• BRIEF: Go through the entries below and tally the lines holding "Thue"; please reply with the number only.

=== DATA PROVIDED ===

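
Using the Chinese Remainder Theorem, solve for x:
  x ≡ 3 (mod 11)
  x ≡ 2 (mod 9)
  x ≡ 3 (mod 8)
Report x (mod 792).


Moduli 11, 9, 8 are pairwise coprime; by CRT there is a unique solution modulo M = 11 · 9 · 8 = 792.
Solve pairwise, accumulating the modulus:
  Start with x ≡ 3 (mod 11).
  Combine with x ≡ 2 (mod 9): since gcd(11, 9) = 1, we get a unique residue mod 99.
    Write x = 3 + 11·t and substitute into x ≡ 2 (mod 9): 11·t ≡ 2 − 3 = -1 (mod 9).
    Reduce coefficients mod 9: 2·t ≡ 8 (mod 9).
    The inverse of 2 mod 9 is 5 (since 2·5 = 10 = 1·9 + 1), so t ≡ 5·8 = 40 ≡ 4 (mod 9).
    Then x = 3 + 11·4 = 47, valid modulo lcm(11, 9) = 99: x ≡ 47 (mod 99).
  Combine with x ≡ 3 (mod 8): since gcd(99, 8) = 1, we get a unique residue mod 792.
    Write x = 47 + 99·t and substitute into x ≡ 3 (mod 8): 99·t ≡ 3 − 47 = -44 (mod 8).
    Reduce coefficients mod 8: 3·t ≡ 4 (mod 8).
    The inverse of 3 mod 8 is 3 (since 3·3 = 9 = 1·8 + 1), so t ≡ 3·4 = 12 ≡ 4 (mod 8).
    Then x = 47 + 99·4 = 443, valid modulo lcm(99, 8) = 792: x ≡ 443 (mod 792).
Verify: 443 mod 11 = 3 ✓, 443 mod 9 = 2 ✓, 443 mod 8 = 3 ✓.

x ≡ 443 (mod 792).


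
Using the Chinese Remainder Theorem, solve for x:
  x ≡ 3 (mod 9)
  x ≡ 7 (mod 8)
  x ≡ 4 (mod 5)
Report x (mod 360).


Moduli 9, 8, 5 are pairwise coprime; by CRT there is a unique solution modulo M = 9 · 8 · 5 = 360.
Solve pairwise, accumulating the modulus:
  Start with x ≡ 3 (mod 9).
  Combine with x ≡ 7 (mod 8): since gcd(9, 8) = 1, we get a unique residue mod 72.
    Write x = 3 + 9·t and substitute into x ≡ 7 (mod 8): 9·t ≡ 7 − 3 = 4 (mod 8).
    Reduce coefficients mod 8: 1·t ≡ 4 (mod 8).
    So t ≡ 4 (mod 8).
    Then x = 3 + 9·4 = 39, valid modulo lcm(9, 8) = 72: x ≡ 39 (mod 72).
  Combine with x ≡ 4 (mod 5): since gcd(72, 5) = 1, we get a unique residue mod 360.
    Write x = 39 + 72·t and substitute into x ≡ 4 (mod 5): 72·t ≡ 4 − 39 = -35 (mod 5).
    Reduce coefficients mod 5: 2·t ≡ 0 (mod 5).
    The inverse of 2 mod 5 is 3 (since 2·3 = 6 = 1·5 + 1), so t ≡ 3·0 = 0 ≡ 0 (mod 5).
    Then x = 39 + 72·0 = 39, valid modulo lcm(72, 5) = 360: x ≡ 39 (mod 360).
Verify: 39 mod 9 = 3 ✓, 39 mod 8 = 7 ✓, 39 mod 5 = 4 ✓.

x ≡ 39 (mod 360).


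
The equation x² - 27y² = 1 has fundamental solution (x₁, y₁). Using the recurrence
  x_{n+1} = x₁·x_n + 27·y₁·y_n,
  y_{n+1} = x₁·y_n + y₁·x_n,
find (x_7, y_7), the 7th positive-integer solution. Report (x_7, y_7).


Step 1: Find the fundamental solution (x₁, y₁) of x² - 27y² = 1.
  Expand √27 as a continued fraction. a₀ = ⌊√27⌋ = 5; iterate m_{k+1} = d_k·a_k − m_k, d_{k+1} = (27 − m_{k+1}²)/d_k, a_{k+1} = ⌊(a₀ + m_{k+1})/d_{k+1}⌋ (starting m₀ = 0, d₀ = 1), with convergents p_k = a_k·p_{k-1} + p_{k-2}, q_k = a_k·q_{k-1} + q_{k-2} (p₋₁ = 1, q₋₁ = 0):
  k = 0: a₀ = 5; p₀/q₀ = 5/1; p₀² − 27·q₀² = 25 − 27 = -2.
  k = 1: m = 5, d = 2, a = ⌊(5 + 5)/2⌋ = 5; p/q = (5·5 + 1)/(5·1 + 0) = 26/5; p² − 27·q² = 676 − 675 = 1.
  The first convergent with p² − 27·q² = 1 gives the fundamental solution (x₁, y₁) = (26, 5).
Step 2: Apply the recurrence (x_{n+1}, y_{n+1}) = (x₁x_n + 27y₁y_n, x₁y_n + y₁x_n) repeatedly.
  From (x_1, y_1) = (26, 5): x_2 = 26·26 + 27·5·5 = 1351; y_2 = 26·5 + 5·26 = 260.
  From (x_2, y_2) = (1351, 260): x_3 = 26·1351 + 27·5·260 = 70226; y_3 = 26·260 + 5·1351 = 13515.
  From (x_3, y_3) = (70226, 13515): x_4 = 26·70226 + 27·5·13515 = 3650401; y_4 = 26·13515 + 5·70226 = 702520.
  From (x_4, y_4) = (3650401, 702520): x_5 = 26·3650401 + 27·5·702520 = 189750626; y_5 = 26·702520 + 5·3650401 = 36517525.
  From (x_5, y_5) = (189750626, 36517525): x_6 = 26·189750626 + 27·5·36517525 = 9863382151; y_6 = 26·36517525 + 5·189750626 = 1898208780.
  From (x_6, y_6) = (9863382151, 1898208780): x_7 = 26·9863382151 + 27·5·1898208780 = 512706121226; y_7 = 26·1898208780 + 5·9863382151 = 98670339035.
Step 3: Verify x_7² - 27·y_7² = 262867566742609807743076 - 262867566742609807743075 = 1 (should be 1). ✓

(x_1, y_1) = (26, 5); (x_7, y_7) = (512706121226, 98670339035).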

===
=== DATA PROVIDED ===

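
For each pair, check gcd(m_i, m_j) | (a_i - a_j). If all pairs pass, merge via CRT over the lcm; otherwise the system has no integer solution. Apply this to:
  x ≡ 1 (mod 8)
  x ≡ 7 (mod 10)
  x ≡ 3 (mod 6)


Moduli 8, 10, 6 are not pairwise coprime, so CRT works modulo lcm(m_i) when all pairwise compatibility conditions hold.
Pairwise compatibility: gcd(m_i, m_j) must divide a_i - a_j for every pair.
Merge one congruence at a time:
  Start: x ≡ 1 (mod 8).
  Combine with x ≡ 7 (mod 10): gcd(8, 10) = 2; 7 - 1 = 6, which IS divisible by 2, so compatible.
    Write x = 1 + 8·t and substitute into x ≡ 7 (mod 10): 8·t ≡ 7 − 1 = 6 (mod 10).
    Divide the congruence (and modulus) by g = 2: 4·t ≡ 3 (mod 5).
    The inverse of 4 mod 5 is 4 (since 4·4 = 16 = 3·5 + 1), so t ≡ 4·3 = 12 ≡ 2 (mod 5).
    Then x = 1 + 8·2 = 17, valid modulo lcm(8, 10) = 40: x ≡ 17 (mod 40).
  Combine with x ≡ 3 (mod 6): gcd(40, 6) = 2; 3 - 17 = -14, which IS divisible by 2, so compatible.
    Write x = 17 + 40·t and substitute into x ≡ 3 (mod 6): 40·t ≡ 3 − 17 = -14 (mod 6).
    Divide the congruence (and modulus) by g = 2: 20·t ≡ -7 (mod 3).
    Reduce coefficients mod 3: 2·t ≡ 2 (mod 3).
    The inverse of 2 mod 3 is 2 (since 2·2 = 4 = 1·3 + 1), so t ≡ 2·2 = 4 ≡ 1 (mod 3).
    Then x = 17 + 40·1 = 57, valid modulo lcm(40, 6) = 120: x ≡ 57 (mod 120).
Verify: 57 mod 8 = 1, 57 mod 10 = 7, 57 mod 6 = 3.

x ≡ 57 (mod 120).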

===
=== DATA PROVIDED ===

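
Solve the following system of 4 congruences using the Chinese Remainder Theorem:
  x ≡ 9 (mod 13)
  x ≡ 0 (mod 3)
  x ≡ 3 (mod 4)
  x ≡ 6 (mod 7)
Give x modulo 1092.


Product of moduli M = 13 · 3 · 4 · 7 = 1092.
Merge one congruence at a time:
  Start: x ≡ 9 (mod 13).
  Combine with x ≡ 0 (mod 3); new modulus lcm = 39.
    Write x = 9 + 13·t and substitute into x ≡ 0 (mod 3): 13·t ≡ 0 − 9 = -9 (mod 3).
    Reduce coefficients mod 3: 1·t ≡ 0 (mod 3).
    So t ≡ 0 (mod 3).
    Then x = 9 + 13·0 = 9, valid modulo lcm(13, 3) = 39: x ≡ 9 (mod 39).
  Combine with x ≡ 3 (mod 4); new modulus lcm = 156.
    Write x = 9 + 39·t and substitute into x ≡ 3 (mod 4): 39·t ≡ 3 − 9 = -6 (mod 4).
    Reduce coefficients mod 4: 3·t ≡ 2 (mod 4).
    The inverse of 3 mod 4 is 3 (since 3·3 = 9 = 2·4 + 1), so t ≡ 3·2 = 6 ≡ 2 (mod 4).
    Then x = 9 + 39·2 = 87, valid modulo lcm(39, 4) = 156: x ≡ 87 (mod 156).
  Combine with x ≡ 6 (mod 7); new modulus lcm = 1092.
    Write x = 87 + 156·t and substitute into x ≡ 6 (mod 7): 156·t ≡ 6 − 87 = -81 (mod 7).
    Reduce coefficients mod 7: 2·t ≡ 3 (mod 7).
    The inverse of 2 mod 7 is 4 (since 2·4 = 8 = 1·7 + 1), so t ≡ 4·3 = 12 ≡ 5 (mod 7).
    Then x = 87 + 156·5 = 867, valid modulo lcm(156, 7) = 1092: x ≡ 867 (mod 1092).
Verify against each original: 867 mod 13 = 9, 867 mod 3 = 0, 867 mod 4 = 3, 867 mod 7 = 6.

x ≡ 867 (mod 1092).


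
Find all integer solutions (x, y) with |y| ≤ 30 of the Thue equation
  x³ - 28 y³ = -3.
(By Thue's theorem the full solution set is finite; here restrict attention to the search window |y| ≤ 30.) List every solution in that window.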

===

• ANSWER FOR THIS EXERCISE: 2